▽

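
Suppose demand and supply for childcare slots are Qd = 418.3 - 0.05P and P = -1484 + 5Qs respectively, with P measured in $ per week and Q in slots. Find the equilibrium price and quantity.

P* = 486, Q* = 394

Solving each curve for Q: Qs = 296.8 + 0.2P.
The market clears where 418.3 - 0.05P = 296.8 + 0.2P. Rearranging, 0.25P = 121.5, hence P* = 486.
Plugging P* into demand: Q* = 418.3 - 0.05(486) = 394.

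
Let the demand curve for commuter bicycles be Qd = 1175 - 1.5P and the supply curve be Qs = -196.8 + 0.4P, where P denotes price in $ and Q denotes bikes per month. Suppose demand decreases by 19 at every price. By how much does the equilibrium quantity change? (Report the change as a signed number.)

ΔQ = -4

Equating demand and supply, 1175 - 1.5P = -196.8 + 0.4P gives 1.9P = 1371.8, so P* = 722.
Then Q* = 1175 - 1.5(722) = 92.
After the shift, demand is Qd = 1156 - 1.5P.
Re-solving, 1.9P = 1352.8 gives P = 712 and Q = 88.
ΔQ = 88 - 92 = -4.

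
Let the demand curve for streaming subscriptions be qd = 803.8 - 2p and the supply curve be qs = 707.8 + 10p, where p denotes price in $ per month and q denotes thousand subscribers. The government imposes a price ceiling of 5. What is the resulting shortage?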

△

- **Requirement**: Set down exactly the lines beginning at the one that holds "Let the demand curve for commuter" and ending with the last line of the data.

- **The completed task**:
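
Let the demand curve for commuter bicycles be Qd = 1175 - 1.5P and the supply curve be Qs = -196.8 + 0.4P, where P denotes price in $ and Q denotes bikes per month. Suppose demand decreases by 19 at every price. By how much does the equilibrium quantity change? (Report the change as a signed number.)

ΔQ = -4

Equating demand and supply, 1175 - 1.5P = -196.8 + 0.4P gives 1.9P = 1371.8, so P* = 722.
Then Q* = 1175 - 1.5(722) = 92.
After the shift, demand is Qd = 1156 - 1.5P.
Re-solving, 1.9P = 1352.8 gives P = 712 and Q = 88.
ΔQ = 88 - 92 = -4.

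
Let the demand curve for streaming subscriptions be qd = 803.8 - 2p and the supply curve be qs = 707.8 + 10p, where p denotes price in $ per month and q denotes thousand subscribers. The government imposes a price ceiling of 5. What is the resulting shortage?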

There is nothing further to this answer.